▶ About this task
Retype the material exactly, ending with the line containing "Answer: 1754337584".

▶ Provided data

::::::::

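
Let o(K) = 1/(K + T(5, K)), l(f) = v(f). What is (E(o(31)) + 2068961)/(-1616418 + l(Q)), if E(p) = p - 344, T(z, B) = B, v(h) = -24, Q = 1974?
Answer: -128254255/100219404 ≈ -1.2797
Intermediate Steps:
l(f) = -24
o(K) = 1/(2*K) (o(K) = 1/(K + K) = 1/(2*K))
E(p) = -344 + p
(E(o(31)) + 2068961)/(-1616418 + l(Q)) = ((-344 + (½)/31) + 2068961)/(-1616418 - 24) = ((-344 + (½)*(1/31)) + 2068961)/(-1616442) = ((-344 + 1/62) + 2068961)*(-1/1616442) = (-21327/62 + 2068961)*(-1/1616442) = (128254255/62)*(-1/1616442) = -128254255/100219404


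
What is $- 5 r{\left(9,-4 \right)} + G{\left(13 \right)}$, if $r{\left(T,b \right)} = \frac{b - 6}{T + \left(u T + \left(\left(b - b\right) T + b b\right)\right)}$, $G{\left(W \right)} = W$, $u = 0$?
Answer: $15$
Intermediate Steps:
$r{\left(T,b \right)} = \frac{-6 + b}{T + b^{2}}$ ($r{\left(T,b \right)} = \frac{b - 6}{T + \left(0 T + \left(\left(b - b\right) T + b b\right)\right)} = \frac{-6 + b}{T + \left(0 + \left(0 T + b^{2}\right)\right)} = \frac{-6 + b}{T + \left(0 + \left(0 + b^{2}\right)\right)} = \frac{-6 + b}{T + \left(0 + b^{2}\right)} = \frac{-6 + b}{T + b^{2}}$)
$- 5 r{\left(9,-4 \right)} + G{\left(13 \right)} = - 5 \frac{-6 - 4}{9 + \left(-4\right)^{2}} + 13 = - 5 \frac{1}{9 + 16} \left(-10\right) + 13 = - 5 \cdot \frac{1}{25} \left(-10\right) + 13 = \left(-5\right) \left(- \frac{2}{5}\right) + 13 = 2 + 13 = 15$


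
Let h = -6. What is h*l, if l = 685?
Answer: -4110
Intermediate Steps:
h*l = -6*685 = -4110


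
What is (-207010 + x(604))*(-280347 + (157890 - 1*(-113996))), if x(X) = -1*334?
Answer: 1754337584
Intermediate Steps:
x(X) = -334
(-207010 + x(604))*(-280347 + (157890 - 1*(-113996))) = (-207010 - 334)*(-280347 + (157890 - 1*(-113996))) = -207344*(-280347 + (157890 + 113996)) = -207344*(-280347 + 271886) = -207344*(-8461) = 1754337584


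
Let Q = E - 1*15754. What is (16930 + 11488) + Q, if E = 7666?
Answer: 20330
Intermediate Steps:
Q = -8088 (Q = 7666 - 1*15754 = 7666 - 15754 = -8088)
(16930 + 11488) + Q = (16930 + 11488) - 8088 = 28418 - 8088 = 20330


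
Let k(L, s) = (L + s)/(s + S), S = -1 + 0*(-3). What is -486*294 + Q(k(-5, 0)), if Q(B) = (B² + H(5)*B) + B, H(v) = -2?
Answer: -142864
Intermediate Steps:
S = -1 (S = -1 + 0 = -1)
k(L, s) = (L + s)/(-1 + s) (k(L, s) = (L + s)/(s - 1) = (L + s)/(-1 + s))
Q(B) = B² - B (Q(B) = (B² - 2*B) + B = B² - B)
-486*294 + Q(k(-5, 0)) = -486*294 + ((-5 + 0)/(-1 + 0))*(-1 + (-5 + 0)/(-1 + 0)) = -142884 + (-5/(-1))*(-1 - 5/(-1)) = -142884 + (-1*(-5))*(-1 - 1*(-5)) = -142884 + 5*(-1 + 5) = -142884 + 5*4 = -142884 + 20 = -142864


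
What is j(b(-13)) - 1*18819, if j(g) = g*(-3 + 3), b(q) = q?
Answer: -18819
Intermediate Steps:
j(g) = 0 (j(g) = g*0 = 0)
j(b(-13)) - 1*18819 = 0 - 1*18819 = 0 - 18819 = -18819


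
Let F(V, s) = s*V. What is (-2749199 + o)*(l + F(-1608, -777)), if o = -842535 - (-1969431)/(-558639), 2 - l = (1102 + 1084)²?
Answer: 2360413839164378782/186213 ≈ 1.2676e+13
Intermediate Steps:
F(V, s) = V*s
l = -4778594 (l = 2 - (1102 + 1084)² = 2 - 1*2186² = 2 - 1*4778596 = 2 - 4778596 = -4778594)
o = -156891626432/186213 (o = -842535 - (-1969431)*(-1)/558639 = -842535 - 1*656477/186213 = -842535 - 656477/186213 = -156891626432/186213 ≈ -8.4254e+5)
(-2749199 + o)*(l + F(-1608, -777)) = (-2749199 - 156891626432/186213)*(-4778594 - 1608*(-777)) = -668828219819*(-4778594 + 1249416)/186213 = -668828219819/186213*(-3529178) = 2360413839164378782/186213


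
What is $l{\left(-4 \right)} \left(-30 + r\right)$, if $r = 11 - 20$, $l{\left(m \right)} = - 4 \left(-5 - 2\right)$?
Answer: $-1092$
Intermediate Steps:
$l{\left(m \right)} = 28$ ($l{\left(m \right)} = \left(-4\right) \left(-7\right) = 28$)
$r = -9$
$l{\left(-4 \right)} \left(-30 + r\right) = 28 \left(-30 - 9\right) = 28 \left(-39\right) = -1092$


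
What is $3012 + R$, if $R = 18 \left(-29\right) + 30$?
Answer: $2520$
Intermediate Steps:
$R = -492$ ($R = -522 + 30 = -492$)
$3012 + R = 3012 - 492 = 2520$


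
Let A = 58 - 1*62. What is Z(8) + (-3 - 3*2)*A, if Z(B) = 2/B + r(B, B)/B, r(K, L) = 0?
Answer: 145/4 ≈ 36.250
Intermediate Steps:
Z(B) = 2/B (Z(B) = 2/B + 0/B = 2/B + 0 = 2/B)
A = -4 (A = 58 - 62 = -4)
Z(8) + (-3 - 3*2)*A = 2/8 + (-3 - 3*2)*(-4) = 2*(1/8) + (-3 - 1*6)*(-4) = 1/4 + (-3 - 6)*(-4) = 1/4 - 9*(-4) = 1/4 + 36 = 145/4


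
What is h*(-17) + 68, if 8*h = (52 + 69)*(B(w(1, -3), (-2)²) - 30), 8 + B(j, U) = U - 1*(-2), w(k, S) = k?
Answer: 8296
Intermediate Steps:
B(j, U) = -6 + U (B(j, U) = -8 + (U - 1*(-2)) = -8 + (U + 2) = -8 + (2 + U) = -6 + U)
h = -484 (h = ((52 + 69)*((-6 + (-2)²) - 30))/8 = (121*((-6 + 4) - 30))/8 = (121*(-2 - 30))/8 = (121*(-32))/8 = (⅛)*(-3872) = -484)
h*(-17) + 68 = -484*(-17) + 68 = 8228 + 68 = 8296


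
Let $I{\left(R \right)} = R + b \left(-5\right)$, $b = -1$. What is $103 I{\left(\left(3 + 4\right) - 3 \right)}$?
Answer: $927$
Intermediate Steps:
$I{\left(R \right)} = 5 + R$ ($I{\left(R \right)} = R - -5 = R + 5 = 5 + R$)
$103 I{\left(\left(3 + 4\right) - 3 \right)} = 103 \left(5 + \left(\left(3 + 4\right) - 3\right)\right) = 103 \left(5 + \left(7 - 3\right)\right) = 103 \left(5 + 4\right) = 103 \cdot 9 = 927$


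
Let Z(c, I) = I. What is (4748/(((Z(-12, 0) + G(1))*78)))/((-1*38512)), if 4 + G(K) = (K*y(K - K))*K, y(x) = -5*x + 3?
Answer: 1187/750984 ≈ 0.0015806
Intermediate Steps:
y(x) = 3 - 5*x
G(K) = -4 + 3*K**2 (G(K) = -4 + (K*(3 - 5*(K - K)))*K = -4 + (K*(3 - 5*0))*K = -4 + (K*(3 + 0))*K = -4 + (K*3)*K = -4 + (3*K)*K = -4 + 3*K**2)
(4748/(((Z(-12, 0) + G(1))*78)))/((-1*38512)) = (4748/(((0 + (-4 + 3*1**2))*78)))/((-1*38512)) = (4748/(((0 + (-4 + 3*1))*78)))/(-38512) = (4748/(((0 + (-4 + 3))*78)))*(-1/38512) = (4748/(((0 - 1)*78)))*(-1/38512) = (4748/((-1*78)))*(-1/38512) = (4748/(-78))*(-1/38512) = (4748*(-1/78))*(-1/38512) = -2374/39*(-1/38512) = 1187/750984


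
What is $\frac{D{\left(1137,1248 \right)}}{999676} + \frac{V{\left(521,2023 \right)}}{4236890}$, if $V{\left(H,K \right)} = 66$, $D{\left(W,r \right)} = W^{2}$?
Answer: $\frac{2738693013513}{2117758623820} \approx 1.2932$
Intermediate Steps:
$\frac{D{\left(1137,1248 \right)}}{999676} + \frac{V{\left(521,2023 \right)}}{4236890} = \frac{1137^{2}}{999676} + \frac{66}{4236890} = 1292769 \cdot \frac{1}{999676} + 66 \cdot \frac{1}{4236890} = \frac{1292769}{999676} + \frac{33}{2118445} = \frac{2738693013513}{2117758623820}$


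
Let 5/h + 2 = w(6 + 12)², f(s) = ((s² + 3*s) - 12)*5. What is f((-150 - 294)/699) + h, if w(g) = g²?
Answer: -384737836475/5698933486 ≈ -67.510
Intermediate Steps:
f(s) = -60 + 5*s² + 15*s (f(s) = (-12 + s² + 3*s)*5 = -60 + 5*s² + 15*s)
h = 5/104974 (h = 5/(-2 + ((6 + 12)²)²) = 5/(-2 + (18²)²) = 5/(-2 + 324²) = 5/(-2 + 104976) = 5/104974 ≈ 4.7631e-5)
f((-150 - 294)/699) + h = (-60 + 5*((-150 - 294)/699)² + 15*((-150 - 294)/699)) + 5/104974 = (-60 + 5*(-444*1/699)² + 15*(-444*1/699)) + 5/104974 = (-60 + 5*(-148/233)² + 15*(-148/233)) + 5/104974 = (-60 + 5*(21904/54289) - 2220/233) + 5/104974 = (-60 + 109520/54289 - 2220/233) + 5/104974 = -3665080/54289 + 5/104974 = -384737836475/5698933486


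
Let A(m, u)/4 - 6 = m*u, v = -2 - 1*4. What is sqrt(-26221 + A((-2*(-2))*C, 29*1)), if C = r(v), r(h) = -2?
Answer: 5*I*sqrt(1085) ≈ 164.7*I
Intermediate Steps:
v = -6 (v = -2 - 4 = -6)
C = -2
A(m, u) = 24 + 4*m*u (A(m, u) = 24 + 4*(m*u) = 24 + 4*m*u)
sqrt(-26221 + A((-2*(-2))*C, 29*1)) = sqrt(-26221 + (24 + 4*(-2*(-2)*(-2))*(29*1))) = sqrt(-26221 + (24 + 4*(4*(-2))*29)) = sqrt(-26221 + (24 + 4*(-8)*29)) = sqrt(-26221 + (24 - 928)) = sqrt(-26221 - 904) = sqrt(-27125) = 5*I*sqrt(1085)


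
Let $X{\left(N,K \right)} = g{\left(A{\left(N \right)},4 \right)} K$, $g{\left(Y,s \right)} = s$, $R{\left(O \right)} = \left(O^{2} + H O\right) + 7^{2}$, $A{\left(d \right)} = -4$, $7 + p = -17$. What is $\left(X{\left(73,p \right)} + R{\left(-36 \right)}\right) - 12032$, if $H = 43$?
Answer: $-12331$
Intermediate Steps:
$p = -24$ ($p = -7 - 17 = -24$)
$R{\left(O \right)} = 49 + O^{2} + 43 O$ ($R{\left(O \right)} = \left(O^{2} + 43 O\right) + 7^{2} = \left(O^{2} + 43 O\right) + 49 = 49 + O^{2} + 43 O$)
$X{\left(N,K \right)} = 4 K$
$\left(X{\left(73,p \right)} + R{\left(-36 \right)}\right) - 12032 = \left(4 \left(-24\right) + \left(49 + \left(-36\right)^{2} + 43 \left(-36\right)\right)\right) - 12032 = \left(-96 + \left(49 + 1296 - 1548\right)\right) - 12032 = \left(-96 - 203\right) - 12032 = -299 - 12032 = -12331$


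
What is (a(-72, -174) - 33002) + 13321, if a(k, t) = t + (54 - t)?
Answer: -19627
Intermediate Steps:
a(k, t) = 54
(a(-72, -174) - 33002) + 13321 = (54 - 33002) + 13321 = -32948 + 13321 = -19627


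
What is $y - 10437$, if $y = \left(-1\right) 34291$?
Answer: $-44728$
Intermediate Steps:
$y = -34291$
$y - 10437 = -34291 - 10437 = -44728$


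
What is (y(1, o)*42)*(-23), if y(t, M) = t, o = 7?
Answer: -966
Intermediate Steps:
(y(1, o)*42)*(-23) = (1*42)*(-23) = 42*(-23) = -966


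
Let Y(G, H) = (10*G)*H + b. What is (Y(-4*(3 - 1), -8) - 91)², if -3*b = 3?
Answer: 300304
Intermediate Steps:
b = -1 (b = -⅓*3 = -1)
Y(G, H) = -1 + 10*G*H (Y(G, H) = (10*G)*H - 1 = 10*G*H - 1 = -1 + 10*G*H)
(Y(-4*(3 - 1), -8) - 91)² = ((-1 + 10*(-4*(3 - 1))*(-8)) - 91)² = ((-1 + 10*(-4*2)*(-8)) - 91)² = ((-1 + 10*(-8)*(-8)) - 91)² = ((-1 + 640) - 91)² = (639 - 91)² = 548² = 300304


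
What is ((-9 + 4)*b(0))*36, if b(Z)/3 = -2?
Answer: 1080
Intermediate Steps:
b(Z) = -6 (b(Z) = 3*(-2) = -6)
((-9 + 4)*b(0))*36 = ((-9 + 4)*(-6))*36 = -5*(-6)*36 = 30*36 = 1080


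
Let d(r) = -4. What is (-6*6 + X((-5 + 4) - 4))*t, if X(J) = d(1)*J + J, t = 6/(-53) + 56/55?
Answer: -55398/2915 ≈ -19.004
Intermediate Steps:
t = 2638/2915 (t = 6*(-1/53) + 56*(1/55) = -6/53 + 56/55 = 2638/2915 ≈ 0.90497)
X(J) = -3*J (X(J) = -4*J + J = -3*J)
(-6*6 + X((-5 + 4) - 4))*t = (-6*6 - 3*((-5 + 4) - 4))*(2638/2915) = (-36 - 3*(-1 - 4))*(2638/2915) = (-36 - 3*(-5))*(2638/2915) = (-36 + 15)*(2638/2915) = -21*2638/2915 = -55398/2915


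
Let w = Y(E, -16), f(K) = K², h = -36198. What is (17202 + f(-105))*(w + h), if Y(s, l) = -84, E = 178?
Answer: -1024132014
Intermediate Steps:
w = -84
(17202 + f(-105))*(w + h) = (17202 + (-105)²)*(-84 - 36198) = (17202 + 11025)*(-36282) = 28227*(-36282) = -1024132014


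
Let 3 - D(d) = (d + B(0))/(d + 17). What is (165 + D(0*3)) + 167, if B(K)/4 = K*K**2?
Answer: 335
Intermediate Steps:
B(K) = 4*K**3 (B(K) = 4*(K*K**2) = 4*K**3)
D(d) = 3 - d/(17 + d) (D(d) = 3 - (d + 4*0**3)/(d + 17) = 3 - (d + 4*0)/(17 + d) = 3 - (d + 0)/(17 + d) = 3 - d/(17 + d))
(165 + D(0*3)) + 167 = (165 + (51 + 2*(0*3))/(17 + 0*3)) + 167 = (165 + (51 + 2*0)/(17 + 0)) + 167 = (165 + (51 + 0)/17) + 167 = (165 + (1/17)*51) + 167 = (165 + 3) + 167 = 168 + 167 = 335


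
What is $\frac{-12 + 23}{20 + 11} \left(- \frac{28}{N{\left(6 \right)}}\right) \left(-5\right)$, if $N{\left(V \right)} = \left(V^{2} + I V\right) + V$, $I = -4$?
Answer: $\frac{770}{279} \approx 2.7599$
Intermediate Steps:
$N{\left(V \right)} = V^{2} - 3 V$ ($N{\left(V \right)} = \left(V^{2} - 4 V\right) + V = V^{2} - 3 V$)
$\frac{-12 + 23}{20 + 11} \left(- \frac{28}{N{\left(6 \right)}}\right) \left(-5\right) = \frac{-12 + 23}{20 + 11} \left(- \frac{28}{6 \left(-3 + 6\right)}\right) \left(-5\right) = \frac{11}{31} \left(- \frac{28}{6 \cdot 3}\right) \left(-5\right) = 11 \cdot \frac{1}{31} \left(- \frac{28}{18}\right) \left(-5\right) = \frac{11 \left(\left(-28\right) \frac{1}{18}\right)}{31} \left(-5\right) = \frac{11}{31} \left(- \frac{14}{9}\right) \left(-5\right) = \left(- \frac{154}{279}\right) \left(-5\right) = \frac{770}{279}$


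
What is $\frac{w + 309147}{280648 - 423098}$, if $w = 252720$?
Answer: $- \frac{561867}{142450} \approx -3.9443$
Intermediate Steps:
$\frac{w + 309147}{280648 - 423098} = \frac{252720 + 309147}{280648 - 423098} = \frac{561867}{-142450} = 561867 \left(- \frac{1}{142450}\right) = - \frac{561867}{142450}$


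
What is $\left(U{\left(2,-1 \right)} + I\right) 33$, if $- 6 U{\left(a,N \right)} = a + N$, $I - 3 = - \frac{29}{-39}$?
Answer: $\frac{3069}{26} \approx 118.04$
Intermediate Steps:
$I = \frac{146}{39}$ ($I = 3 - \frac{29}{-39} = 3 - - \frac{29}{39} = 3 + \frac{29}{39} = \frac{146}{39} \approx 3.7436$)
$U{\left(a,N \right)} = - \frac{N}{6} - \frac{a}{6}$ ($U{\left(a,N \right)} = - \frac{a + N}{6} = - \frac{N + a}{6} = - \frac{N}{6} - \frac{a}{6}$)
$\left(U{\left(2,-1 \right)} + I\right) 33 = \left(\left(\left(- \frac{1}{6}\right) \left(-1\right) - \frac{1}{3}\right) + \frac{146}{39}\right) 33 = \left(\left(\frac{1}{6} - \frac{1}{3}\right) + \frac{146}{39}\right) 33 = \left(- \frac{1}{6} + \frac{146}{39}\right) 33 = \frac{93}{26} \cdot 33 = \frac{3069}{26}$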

::::::::

▶ Problem solution
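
Let o(K) = 1/(K + T(5, K)), l(f) = v(f). What is (E(o(31)) + 2068961)/(-1616418 + l(Q)), if E(p) = p - 344, T(z, B) = B, v(h) = -24, Q = 1974?
Answer: -128254255/100219404 ≈ -1.2797
Intermediate Steps:
l(f) = -24
o(K) = 1/(2*K) (o(K) = 1/(K + K) = 1/(2*K))
E(p) = -344 + p
(E(o(31)) + 2068961)/(-1616418 + l(Q)) = ((-344 + (½)/31) + 2068961)/(-1616418 - 24) = ((-344 + (½)*(1/31)) + 2068961)/(-1616442) = ((-344 + 1/62) + 2068961)*(-1/1616442) = (-21327/62 + 2068961)*(-1/1616442) = (128254255/62)*(-1/1616442) = -128254255/100219404


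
What is $- 5 r{\left(9,-4 \right)} + G{\left(13 \right)}$, if $r{\left(T,b \right)} = \frac{b - 6}{T + \left(u T + \left(\left(b - b\right) T + b b\right)\right)}$, $G{\left(W \right)} = W$, $u = 0$?
Answer: $15$
Intermediate Steps:
$r{\left(T,b \right)} = \frac{-6 + b}{T + b^{2}}$ ($r{\left(T,b \right)} = \frac{b - 6}{T + \left(0 T + \left(\left(b - b\right) T + b b\right)\right)} = \frac{-6 + b}{T + \left(0 + \left(0 T + b^{2}\right)\right)} = \frac{-6 + b}{T + \left(0 + \left(0 + b^{2}\right)\right)} = \frac{-6 + b}{T + \left(0 + b^{2}\right)} = \frac{-6 + b}{T + b^{2}}$)
$- 5 r{\left(9,-4 \right)} + G{\left(13 \right)} = - 5 \frac{-6 - 4}{9 + \left(-4\right)^{2}} + 13 = - 5 \frac{1}{9 + 16} \left(-10\right) + 13 = - 5 \cdot \frac{1}{25} \left(-10\right) + 13 = \left(-5\right) \left(- \frac{2}{5}\right) + 13 = 2 + 13 = 15$


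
Let h = -6. What is h*l, if l = 685?
Answer: -4110
Intermediate Steps:
h*l = -6*685 = -4110


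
What is (-207010 + x(604))*(-280347 + (157890 - 1*(-113996))), if x(X) = -1*334?
Answer: 1754337584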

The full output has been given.